→ PROBLEM DESCRIPTION
What are the lines from the one containing "Let S(s) = -13" through the end of the listing below? Return them exactly, and only them.

┏━━

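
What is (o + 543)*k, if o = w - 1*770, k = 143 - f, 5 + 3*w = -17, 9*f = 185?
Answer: -774706/27 ≈ -28693.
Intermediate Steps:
f = 185/9 (f = (⅑)*185 = 185/9 ≈ 20.556)
w = -22/3 (w = -5/3 + (⅓)*(-17) = -5/3 - 17/3 = -22/3 ≈ -7.3333)
k = 1102/9 (k = 143 - 1*185/9 = 143 - 185/9 = 1102/9 ≈ 122.44)
o = -2332/3 (o = -22/3 - 1*770 = -22/3 - 770 = -2332/3 ≈ -777.33)
(o + 543)*k = (-2332/3 + 543)*(1102/9) = -703/3*1102/9 = -774706/27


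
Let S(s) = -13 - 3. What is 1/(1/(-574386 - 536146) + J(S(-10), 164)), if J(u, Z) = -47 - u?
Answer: -1110532/34426493 ≈ -0.032258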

┗━━

→ EXPECTED OUTPUT
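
Let S(s) = -13 - 3. What is 1/(1/(-574386 - 536146) + J(S(-10), 164)), if J(u, Z) = -47 - u?
Answer: -1110532/34426493 ≈ -0.032258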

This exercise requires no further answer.